ENTRIES SUPPLIED:
Content starts

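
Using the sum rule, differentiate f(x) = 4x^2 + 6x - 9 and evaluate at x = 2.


Differentiate term by term using power and sum rules:
f(x) = 4x^2 + 6x - 9
f'(x) = 8x + 6
Substitute x = 2:
f'(2) = 8 * 2 + 6
= 16 + 6
= 22

22


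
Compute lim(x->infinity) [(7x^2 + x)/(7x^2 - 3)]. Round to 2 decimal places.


For limits at infinity with equal-degree polynomials,
we compare leading coefficients.
Numerator leading term: 7x^2
Denominator leading term: 7x^2
Divide both by x^2:
lim = (7 + 1/x) / (7 - 3/x^2)
As x -> infinity, the 1/x and 1/x^2 terms vanish:
= 7/7 = 1 = 1.00

1.00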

Content ends

TASK ITEM: Each entry above needs to be returned exactly as written.

TASK SOLUTION:
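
Using the sum rule, differentiate f(x) = 4x^2 + 6x - 9 and evaluate at x = 2.


Differentiate term by term using power and sum rules:
f(x) = 4x^2 + 6x - 9
f'(x) = 8x + 6
Substitute x = 2:
f'(2) = 8 * 2 + 6
= 16 + 6
= 22

22


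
Compute lim(x->infinity) [(7x^2 + x)/(7x^2 - 3)]. Round to 2 decimal places.


For limits at infinity with equal-degree polynomials,
we compare leading coefficients.
Numerator leading term: 7x^2
Denominator leading term: 7x^2
Divide both by x^2:
lim = (7 + 1/x) / (7 - 3/x^2)
As x -> infinity, the 1/x and 1/x^2 terms vanish:
= 7/7 = 1 = 1.00

1.00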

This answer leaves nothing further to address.